Supplied records:
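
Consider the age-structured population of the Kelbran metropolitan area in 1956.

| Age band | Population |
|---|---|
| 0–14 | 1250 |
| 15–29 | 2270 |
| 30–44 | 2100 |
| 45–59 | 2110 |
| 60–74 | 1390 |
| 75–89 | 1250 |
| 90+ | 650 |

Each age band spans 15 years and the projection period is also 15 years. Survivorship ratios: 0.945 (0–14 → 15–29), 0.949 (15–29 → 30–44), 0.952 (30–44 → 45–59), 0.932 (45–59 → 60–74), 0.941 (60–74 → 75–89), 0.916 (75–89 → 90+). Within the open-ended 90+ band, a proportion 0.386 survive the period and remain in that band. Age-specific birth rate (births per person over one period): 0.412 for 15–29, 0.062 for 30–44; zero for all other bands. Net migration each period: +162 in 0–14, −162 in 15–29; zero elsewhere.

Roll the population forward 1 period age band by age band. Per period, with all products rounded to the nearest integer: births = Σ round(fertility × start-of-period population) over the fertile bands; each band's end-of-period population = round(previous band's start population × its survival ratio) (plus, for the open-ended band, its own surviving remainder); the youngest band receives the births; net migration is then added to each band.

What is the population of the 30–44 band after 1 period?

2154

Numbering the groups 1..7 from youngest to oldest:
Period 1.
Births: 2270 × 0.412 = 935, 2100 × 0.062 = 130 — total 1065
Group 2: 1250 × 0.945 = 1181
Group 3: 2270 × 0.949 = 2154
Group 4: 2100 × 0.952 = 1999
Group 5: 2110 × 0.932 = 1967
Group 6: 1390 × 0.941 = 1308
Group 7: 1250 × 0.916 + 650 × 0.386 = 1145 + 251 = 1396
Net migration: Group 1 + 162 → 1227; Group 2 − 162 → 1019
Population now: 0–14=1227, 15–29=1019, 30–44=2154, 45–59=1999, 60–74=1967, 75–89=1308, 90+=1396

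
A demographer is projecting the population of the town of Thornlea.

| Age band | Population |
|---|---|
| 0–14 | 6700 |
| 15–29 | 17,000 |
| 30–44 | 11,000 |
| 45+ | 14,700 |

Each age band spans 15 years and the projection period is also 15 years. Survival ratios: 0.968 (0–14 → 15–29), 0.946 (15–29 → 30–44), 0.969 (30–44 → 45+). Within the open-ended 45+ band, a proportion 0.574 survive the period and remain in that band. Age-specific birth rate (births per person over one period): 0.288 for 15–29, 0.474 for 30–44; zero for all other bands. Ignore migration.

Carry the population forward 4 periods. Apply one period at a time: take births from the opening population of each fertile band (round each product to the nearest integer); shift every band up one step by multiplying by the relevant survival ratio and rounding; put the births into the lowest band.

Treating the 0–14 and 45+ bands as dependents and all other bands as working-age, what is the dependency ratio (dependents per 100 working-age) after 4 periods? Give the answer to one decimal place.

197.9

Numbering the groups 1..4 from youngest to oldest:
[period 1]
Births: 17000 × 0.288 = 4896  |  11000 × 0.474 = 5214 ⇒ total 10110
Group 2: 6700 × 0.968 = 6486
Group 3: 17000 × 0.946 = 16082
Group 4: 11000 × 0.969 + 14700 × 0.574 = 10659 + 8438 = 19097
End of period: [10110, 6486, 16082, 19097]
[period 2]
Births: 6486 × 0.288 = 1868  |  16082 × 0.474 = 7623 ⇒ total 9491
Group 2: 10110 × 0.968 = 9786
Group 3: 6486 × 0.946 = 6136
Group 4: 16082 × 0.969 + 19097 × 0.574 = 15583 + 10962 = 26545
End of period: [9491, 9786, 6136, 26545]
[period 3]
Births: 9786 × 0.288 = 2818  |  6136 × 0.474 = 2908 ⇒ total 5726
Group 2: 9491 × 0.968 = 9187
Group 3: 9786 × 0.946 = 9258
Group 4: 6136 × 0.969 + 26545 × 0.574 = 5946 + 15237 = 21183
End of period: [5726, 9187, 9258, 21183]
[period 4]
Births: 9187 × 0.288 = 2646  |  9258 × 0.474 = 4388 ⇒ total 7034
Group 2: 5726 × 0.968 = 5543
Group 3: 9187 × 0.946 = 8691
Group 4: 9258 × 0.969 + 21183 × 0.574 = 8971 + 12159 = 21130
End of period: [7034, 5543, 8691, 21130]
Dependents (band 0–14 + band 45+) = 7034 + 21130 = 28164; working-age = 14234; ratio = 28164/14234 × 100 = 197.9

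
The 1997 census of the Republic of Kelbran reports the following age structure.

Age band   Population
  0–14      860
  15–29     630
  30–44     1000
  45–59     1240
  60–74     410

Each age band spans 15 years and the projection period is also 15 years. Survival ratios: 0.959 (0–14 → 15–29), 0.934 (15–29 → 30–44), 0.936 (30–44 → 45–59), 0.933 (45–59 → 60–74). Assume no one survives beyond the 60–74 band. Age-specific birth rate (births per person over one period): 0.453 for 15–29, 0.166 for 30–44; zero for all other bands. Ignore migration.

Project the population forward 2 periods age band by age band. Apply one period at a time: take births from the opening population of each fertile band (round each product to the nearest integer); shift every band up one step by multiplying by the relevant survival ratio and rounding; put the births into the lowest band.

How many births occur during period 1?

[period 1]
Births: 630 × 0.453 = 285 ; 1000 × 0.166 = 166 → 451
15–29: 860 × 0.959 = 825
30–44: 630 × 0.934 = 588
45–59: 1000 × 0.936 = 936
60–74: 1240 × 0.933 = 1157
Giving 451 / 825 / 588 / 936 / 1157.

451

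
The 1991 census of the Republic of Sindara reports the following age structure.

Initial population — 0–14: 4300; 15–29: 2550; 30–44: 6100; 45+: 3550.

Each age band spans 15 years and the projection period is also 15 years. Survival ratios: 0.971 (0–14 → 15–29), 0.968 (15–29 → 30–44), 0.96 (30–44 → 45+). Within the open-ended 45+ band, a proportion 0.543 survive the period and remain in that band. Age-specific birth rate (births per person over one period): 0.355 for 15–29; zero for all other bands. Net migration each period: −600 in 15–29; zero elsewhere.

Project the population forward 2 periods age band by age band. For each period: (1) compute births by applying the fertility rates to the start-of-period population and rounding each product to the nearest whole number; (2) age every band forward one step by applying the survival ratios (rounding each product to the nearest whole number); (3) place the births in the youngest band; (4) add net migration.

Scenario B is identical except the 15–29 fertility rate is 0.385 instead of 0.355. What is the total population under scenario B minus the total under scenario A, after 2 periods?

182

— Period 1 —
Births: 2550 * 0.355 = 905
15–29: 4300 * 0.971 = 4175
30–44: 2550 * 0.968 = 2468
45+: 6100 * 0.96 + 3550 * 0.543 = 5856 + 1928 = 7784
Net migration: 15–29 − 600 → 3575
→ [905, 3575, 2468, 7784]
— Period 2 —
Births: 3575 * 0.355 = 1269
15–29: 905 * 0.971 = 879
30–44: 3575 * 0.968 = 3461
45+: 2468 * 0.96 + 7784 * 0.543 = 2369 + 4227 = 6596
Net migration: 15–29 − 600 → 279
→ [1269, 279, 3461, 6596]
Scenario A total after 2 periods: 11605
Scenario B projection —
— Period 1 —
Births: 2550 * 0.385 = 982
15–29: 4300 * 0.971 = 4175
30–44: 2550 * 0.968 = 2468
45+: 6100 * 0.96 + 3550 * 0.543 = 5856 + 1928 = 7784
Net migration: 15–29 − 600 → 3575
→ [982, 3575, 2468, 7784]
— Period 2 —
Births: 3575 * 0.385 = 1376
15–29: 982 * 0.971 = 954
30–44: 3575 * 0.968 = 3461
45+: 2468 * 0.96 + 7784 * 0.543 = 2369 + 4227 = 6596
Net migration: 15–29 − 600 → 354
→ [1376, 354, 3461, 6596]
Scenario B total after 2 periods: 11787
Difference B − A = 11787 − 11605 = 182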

Task statement:
Retype the records above in full, exactly.

Solution to this exercise:
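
Consider the age-structured population of the Kelbran metropolitan area in 1956.

| Age band | Population |
|---|---|
| 0–14 | 1250 |
| 15–29 | 2270 |
| 30–44 | 2100 |
| 45–59 | 2110 |
| 60–74 | 1390 |
| 75–89 | 1250 |
| 90+ | 650 |

Each age band spans 15 years and the projection period is also 15 years. Survivorship ratios: 0.945 (0–14 → 15–29), 0.949 (15–29 → 30–44), 0.952 (30–44 → 45–59), 0.932 (45–59 → 60–74), 0.941 (60–74 → 75–89), 0.916 (75–89 → 90+). Within the open-ended 90+ band, a proportion 0.386 survive the period and remain in that band. Age-specific birth rate (births per person over one period): 0.412 for 15–29, 0.062 for 30–44; zero for all other bands. Net migration each period: +162 in 0–14, −162 in 15–29; zero elsewhere.

Roll the population forward 1 period age band by age band. Per period, with all products rounded to the nearest integer: births = Σ round(fertility × start-of-period population) over the fertile bands; each band's end-of-period population = round(previous band's start population × its survival ratio) (plus, for the open-ended band, its own surviving remainder); the youngest band receives the births; net migration is then added to each band.

What is the population of the 30–44 band after 1 period?

2154

Numbering the groups 1..7 from youngest to oldest:
Period 1.
Births: 2270 × 0.412 = 935, 2100 × 0.062 = 130 — total 1065
Group 2: 1250 × 0.945 = 1181
Group 3: 2270 × 0.949 = 2154
Group 4: 2100 × 0.952 = 1999
Group 5: 2110 × 0.932 = 1967
Group 6: 1390 × 0.941 = 1308
Group 7: 1250 × 0.916 + 650 × 0.386 = 1145 + 251 = 1396
Net migration: Group 1 + 162 → 1227; Group 2 − 162 → 1019
Population now: 0–14=1227, 15–29=1019, 30–44=2154, 45–59=1999, 60–74=1967, 75–89=1308, 90+=1396

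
A demographer is projecting the population of the town of Thornlea.

| Age band | Population |
|---|---|
| 0–14 | 6700 |
| 15–29 | 17,000 |
| 30–44 | 11,000 |
| 45+ | 14,700 |

Each age band spans 15 years and the projection period is also 15 years. Survival ratios: 0.968 (0–14 → 15–29), 0.946 (15–29 → 30–44), 0.969 (30–44 → 45+). Within the open-ended 45+ band, a proportion 0.574 survive the period and remain in that band. Age-specific birth rate (births per person over one period): 0.288 for 15–29, 0.474 for 30–44; zero for all other bands. Ignore migration.

Carry the population forward 4 periods. Apply one period at a time: take births from the opening population of each fertile band (round each product to the nearest integer); shift every band up one step by multiplying by the relevant survival ratio and rounding; put the births into the lowest band.

Treating the 0–14 and 45+ bands as dependents and all other bands as working-age, what is the dependency ratio (dependents per 100 working-age) after 4 periods? Give the answer to one decimal place.

197.9

Numbering the groups 1..4 from youngest to oldest:
[period 1]
Births: 17000 × 0.288 = 4896  |  11000 × 0.474 = 5214 ⇒ total 10110
Group 2: 6700 × 0.968 = 6486
Group 3: 17000 × 0.946 = 16082
Group 4: 11000 × 0.969 + 14700 × 0.574 = 10659 + 8438 = 19097
End of period: [10110, 6486, 16082, 19097]
[period 2]
Births: 6486 × 0.288 = 1868  |  16082 × 0.474 = 7623 ⇒ total 9491
Group 2: 10110 × 0.968 = 9786
Group 3: 6486 × 0.946 = 6136
Group 4: 16082 × 0.969 + 19097 × 0.574 = 15583 + 10962 = 26545
End of period: [9491, 9786, 6136, 26545]
[period 3]
Births: 9786 × 0.288 = 2818  |  6136 × 0.474 = 2908 ⇒ total 5726
Group 2: 9491 × 0.968 = 9187
Group 3: 9786 × 0.946 = 9258
Group 4: 6136 × 0.969 + 26545 × 0.574 = 5946 + 15237 = 21183
End of period: [5726, 9187, 9258, 21183]
[period 4]
Births: 9187 × 0.288 = 2646  |  9258 × 0.474 = 4388 ⇒ total 7034
Group 2: 5726 × 0.968 = 5543
Group 3: 9187 × 0.946 = 8691
Group 4: 9258 × 0.969 + 21183 × 0.574 = 8971 + 12159 = 21130
End of period: [7034, 5543, 8691, 21130]
Dependents (band 0–14 + band 45+) = 7034 + 21130 = 28164; working-age = 14234; ratio = 28164/14234 × 100 = 197.9

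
The 1997 census of the Republic of Kelbran reports the following age structure.

Age band   Population
  0–14      860
  15–29     630
  30–44     1000
  45–59     1240
  60–74     410

Each age band spans 15 years and the projection period is also 15 years. Survival ratios: 0.959 (0–14 → 15–29), 0.934 (15–29 → 30–44), 0.936 (30–44 → 45–59), 0.933 (45–59 → 60–74). Assume no one survives beyond the 60–74 band. Age-specific birth rate (births per person over one period): 0.453 for 15–29, 0.166 for 30–44; zero for all other bands. Ignore migration.

Project the population forward 2 periods age band by age band. Apply one period at a time: take births from the opening population of each fertile band (round each product to the nearest integer); shift every band up one step by multiplying by the relevant survival ratio and rounding; put the births into the lowest band.

How many births occur during period 1?

[period 1]
Births: 630 × 0.453 = 285 ; 1000 × 0.166 = 166 → 451
15–29: 860 × 0.959 = 825
30–44: 630 × 0.934 = 588
45–59: 1000 × 0.936 = 936
60–74: 1240 × 0.933 = 1157
Giving 451 / 825 / 588 / 936 / 1157.

451

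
The 1991 census of the Republic of Sindara reports the following age structure.

Initial population — 0–14: 4300; 15–29: 2550; 30–44: 6100; 45+: 3550.

Each age band spans 15 years and the projection period is also 15 years. Survival ratios: 0.971 (0–14 → 15–29), 0.968 (15–29 → 30–44), 0.96 (30–44 → 45+). Within the open-ended 45+ band, a proportion 0.543 survive the period and remain in that band. Age-specific birth rate (births per person over one period): 0.355 for 15–29; zero for all other bands. Net migration each period: −600 in 15–29; zero elsewhere.

Project the population forward 2 periods age band by age band. For each period: (1) compute births by applying the fertility rates to the start-of-period population and rounding each product to the nearest whole number; (2) age every band forward one step by applying the survival ratios (rounding each product to the nearest whole number); (3) place the births in the youngest band; (4) add net migration.

Scenario B is identical except the 15–29 fertility rate is 0.385 instead of 0.355. What is the total population under scenario B minus the total under scenario A, after 2 periods?

182

— Period 1 —
Births: 2550 * 0.355 = 905
15–29: 4300 * 0.971 = 4175
30–44: 2550 * 0.968 = 2468
45+: 6100 * 0.96 + 3550 * 0.543 = 5856 + 1928 = 7784
Net migration: 15–29 − 600 → 3575
→ [905, 3575, 2468, 7784]
— Period 2 —
Births: 3575 * 0.355 = 1269
15–29: 905 * 0.971 = 879
30–44: 3575 * 0.968 = 3461
45+: 2468 * 0.96 + 7784 * 0.543 = 2369 + 4227 = 6596
Net migration: 15–29 − 600 → 279
→ [1269, 279, 3461, 6596]
Scenario A total after 2 periods: 11605
Scenario B projection —
— Period 1 —
Births: 2550 * 0.385 = 982
15–29: 4300 * 0.971 = 4175
30–44: 2550 * 0.968 = 2468
45+: 6100 * 0.96 + 3550 * 0.543 = 5856 + 1928 = 7784
Net migration: 15–29 − 600 → 3575
→ [982, 3575, 2468, 7784]
— Period 2 —
Births: 3575 * 0.385 = 1376
15–29: 982 * 0.971 = 954
30–44: 3575 * 0.968 = 3461
45+: 2468 * 0.96 + 7784 * 0.543 = 2369 + 4227 = 6596
Net migration: 15–29 − 600 → 354
→ [1376, 354, 3461, 6596]
Scenario B total after 2 periods: 11787
Difference B − A = 11787 − 11605 = 182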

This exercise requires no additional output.